TO DO> Across all the entries below, how many lines mention the string "picks"? Respond with a single number.

ENTRIES SUPPLIED>
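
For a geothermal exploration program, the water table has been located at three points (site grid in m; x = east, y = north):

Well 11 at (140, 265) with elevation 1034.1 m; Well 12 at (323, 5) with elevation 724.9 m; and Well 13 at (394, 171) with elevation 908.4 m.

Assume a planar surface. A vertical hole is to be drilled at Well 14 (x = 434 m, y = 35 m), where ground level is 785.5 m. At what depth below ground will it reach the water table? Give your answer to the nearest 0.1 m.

34.7 m

Let the plane be z = a·x + b·y + c.
Well 12−Well 11: 183a − 260b = −309.2;  Well 13−Well 11: 254a − 94b = −125.7.
Solving gives a = −0.07407, b = 1.13710.
Then c = 1034.1 − a·140 − b·265 = 743.14.
At (434, 35): z_contact = −32.14 + 39.80 + 743.14 = 750.79 m.
Depth below ground = 785.5 − 750.79 = 34.7 m.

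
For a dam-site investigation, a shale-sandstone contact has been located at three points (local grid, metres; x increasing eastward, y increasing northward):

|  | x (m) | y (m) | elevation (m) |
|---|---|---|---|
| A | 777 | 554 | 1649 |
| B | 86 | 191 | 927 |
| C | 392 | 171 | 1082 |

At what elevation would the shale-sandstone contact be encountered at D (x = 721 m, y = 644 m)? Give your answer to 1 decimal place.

Two edge vectors: A→B = (-691, -363, -722), A→C = (-385, -383, -567).
Normal n = (A→B) × (A→C) = (-70705, -113827, 124898).
So ∂z/∂x = −n_x/n_z = 0.56610 and ∂z/∂y = −n_y/n_z = 0.91136.
Intercept c from A: 1649 − 439.86 − 504.89 = 704.25.
At (721, 644): z = 408.2 + 586.9 + 704.25 = 1699.3 m.

1699.3 m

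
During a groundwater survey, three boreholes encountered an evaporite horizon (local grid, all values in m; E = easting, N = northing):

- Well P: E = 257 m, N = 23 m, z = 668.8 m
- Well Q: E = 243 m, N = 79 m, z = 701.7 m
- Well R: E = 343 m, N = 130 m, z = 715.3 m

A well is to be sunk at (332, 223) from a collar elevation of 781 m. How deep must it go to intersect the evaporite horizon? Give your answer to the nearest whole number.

Let the plane be z = a·E + b·N + c.
Well Q−Well P: −14a + 56b = 32.9;  Well R−Well P: 86a + 107b = 46.5.
Solving gives a = −0.14512, b = 0.55122.
Then c = 668.8 − a·257 − b·23 = 693.42.
At (332, 223): z_contact = −48.2 + 122.9 + 693.42 = 768.2 m.
Depth below ground = 781 − 768.2 = 13 m.

13 m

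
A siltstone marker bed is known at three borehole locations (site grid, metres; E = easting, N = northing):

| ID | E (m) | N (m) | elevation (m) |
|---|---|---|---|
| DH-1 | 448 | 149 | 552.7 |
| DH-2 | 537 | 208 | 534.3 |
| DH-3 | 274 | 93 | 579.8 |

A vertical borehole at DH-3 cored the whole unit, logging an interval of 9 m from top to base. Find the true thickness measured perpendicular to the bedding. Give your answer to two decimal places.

8.85 m

Two edge vectors: DH-1→DH-2 = (89, 59, -18.4), DH-1→DH-3 = (-174, -56, 27.1).
Normal n = (DH-1→DH-2) × (DH-1→DH-3) = (568.5, 789.7, 5282).
So ∂z/∂E = −n_x/n_z = −0.10763 and ∂z/∂N = −n_y/n_z = −0.14951.
|∇z| = √(a²+b²) = 0.18422, so dip δ = arctan(0.18422) = 10.44°.
True thickness = vertical thickness × cos δ = 9 × cos 10.44° = 8.85 m.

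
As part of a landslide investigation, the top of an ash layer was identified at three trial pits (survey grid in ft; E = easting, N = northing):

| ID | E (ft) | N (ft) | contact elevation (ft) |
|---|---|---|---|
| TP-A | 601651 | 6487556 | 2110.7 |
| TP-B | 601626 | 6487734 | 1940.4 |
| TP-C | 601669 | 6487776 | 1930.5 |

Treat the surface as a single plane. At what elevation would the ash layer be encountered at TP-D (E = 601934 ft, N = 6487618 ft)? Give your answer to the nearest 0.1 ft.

2232.0 ft

Two edge vectors: TP-A→TP-B = (-25, 178, -170.3), TP-A→TP-C = (18, 220, -180.2).
Normal n = (TP-A→TP-B) × (TP-A→TP-C) = (5390.4, -7570.4, -8704).
So ∂z/∂E = −n_x/n_z = 0.619301471 and ∂z/∂N = −n_y/n_z = −0.869761029.
Intercept c from TP-A: 2110.7 − 372603.35 + 5642623.38 = 5272130.74.
At (601934, 6487618): z = 372778.6 − 5642677.3 + 5272130.74 = 2232.0 ft.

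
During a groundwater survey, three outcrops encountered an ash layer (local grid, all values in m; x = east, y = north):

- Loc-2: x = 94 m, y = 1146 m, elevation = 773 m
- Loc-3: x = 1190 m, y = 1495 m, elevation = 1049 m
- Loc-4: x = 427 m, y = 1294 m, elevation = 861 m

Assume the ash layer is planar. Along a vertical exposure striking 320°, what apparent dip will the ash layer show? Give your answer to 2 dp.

3.78°

Let the plane be z = a·x + b·y + c.
Loc-3−Loc-2: 1096a + 349b = 276;  Loc-4−Loc-2: 333a + 148b = 88.
Solving gives a = 0.22039, b = 0.09871.
Unit vector along 320° is (sin 320°, cos 320°) = (-0.6428, 0.7660).
Slope in that direction = a·(-0.6428) + b·(0.7660) = −0.06604.
Apparent dip = arctan|0.06604| = 3.78° (true dip is 13.6°, so apparent ≤ true as expected).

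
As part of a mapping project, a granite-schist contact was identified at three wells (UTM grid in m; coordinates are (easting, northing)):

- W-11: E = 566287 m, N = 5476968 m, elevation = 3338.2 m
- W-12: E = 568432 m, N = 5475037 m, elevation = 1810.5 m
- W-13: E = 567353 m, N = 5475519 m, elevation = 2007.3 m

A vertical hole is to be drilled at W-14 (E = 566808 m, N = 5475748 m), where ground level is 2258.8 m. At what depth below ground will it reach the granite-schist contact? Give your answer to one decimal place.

Let the plane be z = a·E + b·N + c.
W-12−W-11: 2145a − 1931b = −1527.7;  W-13−W-11: 1066a − 1449b = −1330.9.
Solving gives a = 0.339472724, b = 1.168238733.
Then c = 3338.2 − a·566287 − b·5476968 = −6587306.95.
At (566808, 5475748): z_contact = 192415.86 + 6396980.90 − 6587306.95 = 2089.81 m.
Depth below ground = 2258.8 − 2089.81 = 169.0 m.

169.0 m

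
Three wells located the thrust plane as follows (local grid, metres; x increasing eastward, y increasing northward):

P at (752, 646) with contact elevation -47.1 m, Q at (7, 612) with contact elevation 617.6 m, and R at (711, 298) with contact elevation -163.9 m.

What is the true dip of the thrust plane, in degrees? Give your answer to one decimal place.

Two edge vectors: P→Q = (-745, -34, 664.7), P→R = (-41, -348, -116.8).
Normal n = (P→Q) × (P→R) = (235286.8, -114268.7, 257866).
So ∂z/∂x = −n_x/n_z = −0.91244 and ∂z/∂y = −n_y/n_z = 0.44313.
Gradient magnitude |∇z| = √(a² + b²) = √(0.83254 + 0.19637) = 1.01435.
True dip = arctan(1.01435) = 45.4°, dipping toward ESE (azimuth ≈ 116°).

45.4°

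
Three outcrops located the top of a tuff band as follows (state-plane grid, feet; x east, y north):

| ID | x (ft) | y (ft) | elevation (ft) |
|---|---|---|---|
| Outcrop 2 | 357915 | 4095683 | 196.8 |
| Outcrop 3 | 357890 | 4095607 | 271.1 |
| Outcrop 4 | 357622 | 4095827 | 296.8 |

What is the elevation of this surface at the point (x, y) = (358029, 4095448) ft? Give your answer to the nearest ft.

291 ft

Let the plane be z = a·x + b·y + c.
Outcrop 3−Outcrop 2: −25a − 76b = 74.3;  Outcrop 4−Outcrop 2: −293a + 144b = 100.
Solving gives a = −0.70740683, b = −0.74493196.
Then c = 196.8 − a·357915 − b·4095683 = 3304393.49.
At (358029, 4095448): z = −253272.2 − 3050830.1 + 3304393.49 = 291.2 ft.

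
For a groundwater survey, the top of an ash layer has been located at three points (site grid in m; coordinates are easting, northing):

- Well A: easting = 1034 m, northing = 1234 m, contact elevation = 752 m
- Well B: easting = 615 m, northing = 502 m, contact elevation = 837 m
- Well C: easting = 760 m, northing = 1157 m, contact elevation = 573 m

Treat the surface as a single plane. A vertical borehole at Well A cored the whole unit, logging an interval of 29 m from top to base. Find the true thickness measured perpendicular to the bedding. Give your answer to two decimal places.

20.46 m

Two edge vectors: Well A→Well B = (-419, -732, 85), Well A→Well C = (-274, -77, -179).
Normal n = (Well A→Well B) × (Well A→Well C) = (137573, -98291, -168305).
So ∂z/∂easting = −n_x/n_z = 0.81740 and ∂z/∂northing = −n_y/n_z = −0.58401.
|∇z| = √(a²+b²) = 1.00459, so dip δ = arctan(1.00459) = 45.13°.
True thickness = vertical thickness × cos δ = 29 × cos 45.13° = 20.46 m.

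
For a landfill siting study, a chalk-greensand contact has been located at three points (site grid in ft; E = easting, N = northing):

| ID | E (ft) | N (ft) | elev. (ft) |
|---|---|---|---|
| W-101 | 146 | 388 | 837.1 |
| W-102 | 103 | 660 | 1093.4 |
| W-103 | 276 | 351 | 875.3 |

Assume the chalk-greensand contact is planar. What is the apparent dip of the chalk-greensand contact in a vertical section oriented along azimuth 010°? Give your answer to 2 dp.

Let the plane be z = a·E + b·N + c.
W-102−W-101: −43a + 272b = 256.3;  W-103−W-101: 130a − 37b = 38.2.
Solving gives a = 0.58851, b = 1.03532.
Unit vector along 010° is (sin 10°, cos 10°) = (0.1736, 0.9848).
Slope in that direction = a·(0.1736) + b·(0.9848) = 1.12178.
Apparent dip = arctan|1.12178| = 48.28° (true dip is 50.0°, so apparent ≤ true as expected).

48.28°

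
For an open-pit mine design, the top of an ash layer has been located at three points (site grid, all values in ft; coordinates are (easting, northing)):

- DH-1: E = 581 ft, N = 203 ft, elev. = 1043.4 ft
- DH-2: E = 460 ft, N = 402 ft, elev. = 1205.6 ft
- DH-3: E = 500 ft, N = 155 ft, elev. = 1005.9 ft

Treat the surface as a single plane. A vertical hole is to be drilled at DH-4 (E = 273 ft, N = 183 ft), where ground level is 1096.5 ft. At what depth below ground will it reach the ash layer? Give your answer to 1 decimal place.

Let the plane be z = a·E + b·N + c.
DH-2−DH-1: −121a + 199b = 162.2;  DH-3−DH-1: −81a − 48b = −37.5.
Solving gives a = −0.01474, b = 0.80612.
Then c = 1043.4 − a·581 − b·203 = 888.32.
At (273, 183): z_contact = −4.02 + 147.52 + 888.32 = 1031.82 ft.
Depth below ground = 1096.5 − 1031.82 = 64.7 ft.

64.7 ft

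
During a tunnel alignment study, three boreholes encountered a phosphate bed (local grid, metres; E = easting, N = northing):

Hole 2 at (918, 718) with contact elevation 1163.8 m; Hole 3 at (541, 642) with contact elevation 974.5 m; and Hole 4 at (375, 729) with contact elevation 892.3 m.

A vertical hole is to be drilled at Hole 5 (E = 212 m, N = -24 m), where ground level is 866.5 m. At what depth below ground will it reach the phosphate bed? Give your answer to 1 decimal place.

Two edge vectors: Hole 2→Hole 3 = (-377, -76, -189.3), Hole 2→Hole 4 = (-543, 11, -271.5).
Normal n = (Hole 2→Hole 3) × (Hole 2→Hole 4) = (22716.3, 434.4, -45415).
So ∂z/∂E = −n_x/n_z = 0.50019 and ∂z/∂N = −n_y/n_z = 0.00957.
Intercept c from Hole 2: 1163.8 − 459.18 − 6.87 = 697.75.
At (212, -24): z_contact = 106.04 − 0.23 + 697.75 = 803.57 m.
Depth below ground = 866.5 − 803.57 = 62.9 m.

62.9 m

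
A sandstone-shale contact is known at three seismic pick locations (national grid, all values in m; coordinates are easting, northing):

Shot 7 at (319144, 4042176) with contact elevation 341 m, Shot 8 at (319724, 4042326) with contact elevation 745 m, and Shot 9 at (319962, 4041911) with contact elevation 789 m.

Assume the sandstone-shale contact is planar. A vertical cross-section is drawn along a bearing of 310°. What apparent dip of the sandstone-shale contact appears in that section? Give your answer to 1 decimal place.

17.7°

Let the plane be z = a·easting + b·northing + c.
Shot 8−Shot 7: 580a + 150b = 404;  Shot 9−Shot 7: 818a − 265b = 448.
Solving gives a = 0.63046, b = 0.25554.
Unit vector along 310° is (sin 310°, cos 310°) = (-0.7660, 0.6428).
Slope in that direction = a·(-0.7660) + b·(0.6428) = −0.31870.
Apparent dip = arctan|0.31870| = 17.7° (true dip is 34.2°, so apparent ≤ true as expected).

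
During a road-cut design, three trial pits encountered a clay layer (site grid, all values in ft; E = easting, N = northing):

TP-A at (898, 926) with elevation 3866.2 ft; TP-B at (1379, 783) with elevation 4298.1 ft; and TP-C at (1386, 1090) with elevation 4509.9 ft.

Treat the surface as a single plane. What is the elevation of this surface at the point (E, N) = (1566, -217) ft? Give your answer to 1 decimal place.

Let the plane be z = a·E + b·N + c.
TP-B−TP-A: 481a − 143b = 431.9;  TP-C−TP-A: 488a + 164b = 643.7.
Solving gives a = 1.095600, b = 0.664921.
Then c = 3866.2 − a·898 − b·926 = 2266.63.
At (1566, -217): z = 1715.7 − 144.3 + 2266.63 = 3838.1 ft.

3838.1 ft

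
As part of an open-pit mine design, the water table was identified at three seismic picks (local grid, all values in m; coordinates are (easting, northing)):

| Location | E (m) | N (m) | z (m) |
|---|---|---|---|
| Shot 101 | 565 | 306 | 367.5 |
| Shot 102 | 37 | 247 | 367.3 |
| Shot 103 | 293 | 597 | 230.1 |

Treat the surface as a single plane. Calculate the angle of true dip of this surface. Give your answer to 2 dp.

Let the plane be z = a·E + b·N + c.
Shot 102−Shot 101: −528a − 59b = −0.2;  Shot 103−Shot 101: −272a + 291b = −137.4.
Solving gives a = 0.04811, b = −0.42719.
Gradient magnitude |∇z| = √(a² + b²) = √(0.00231 + 0.18249) = 0.42989.
True dip = arctan(0.42989) = 23.26°, dipping toward N (azimuth ≈ 354°).

23.26°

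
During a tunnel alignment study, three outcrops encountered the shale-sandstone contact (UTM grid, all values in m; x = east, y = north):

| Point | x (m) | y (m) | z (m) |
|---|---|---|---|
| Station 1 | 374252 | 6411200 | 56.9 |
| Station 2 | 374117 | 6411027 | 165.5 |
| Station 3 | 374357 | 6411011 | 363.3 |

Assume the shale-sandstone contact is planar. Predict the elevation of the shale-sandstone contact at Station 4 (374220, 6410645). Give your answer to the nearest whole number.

704 m

Two edge vectors: Station 1→Station 2 = (-135, -173, 108.6), Station 1→Station 3 = (105, -189, 306.4).
Normal n = (Station 1→Station 2) × (Station 1→Station 3) = (-32481.8, 52767, 43680).
So ∂z/∂x = −n_x/n_z = 0.74363095 and ∂z/∂y = −n_y/n_z = −1.20803571.
Intercept c from Station 1: 56.9 − 278305.37 + 7744958.57 = 7466710.10.
At (374220, 6410645): z = 278281.6 − 7744288.1 + 7466710.10 = 703.6 m.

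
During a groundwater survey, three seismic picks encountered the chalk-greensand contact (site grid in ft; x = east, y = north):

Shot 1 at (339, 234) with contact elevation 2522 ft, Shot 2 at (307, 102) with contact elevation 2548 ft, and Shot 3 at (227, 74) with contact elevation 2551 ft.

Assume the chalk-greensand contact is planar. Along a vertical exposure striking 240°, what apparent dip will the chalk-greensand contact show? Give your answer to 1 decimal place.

4.2°

Let the plane be z = a·x + b·y + c.
Shot 2−Shot 1: −32a − 132b = 26;  Shot 3−Shot 1: −112a − 160b = 29.
Solving gives a = 0.03435, b = −0.20530.
Unit vector along 240° is (sin 240°, cos 240°) = (-0.8660, -0.5000).
Slope in that direction = a·(-0.8660) + b·(-0.5000) = 0.07290.
Apparent dip = arctan|0.07290| = 4.2° (true dip is 11.8°, so apparent ≤ true as expected).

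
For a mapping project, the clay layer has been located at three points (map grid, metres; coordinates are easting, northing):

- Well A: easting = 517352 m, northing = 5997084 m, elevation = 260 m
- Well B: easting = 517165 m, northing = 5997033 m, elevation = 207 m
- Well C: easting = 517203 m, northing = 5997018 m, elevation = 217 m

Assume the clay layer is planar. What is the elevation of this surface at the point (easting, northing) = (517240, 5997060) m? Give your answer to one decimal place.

228.5 m

Let the plane be z = a·easting + b·northing + c.
Well B−Well A: −187a − 51b = −53;  Well C−Well A: −149a − 66b = −43.
Solving gives a = 0.275142315, b = 0.030360531.
Then c = 260 − a·517352 − b·5997084 = −324160.08.
At (517240, 5997060): z = 142314.6 + 182073.9 − 324160.08 = 228.5 m.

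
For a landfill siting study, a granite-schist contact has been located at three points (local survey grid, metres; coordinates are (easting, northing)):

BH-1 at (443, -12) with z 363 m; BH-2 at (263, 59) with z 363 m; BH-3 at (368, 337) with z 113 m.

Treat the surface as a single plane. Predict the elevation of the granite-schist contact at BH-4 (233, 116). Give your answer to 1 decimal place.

Let the plane be z = a·E + b·N + c.
BH-2−BH-1: −180a + 71b = 0;  BH-3−BH-1: −75a + 349b = −250.
Solving gives a = −0.30872, b = −0.78268.
Then c = 363 − a·443 − b·-12 = 490.37.
At (233, 116): z = −71.9 − 90.8 + 490.37 = 327.6 m.

327.6 m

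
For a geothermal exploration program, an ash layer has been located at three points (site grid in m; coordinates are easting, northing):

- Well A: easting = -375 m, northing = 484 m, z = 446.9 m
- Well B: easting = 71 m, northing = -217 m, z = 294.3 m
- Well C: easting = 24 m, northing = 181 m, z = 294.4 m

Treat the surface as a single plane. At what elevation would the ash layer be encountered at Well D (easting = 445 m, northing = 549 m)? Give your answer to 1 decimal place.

99.6 m

Two edge vectors: Well A→Well B = (446, -701, -152.6), Well A→Well C = (399, -303, -152.5).
Normal n = (Well A→Well B) × (Well A→Well C) = (60664.7, 7127.6, 144561).
So ∂z/∂easting = −n_x/n_z = −0.41965 and ∂z/∂northing = −n_y/n_z = −0.04931.
Intercept c from Well A: 446.9 − 157.37 + 23.86 = 313.40.
At (445, 549): z = −186.7 − 27.1 + 313.40 = 99.6 m.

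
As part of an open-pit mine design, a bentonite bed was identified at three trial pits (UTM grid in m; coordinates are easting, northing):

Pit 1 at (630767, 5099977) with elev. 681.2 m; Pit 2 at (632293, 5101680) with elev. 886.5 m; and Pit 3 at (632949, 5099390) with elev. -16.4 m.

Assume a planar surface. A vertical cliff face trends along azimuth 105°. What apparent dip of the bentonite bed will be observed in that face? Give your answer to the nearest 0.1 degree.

Two edge vectors: Pit 1→Pit 2 = (1526, 1703, 205.3), Pit 1→Pit 3 = (2182, -587, -697.6).
Normal n = (Pit 1→Pit 2) × (Pit 1→Pit 3) = (-1067501.7, 1512502.2, -4611708).
So ∂z/∂easting = −n_x/n_z = −0.23148 and ∂z/∂northing = −n_y/n_z = 0.32797.
Unit vector along 105° is (sin 105°, cos 105°) = (0.9659, -0.2588).
Slope in that direction = a·(0.9659) + b·(-0.2588) = −0.30847.
Apparent dip = arctan|0.30847| = 17.1° (true dip is 21.9°, so apparent ≤ true as expected).

17.1°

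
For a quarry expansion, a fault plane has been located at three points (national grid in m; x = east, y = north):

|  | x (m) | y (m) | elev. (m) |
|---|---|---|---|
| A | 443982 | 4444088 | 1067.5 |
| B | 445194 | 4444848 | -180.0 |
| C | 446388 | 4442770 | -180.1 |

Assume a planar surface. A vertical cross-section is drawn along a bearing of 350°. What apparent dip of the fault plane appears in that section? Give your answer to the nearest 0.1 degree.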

EXERCISE RESPONSE> 2